Wherever a line below holds the word "wanted", copy that line.

- - - - - - -

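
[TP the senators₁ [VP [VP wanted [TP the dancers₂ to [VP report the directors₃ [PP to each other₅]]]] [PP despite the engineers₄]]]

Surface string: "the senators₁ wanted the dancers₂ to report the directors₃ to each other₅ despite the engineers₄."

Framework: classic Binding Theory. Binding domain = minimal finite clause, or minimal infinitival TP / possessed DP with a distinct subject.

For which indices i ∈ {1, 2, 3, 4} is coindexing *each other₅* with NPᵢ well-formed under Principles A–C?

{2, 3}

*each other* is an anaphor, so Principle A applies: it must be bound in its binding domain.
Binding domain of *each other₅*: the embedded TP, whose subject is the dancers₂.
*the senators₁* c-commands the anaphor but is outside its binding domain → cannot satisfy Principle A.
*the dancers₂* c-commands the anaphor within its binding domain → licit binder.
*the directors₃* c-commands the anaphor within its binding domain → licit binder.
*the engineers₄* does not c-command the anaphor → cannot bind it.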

- - - - - - -

Response:
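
[TP the senators₁ [VP [VP wanted [TP the dancers₂ to [VP report the directors₃ [PP to each other₅]]]] [PP despite the engineers₄]]]
Surface string: "the senators₁ wanted the dancers₂ to report the directors₃ to each other₅ despite the engineers₄."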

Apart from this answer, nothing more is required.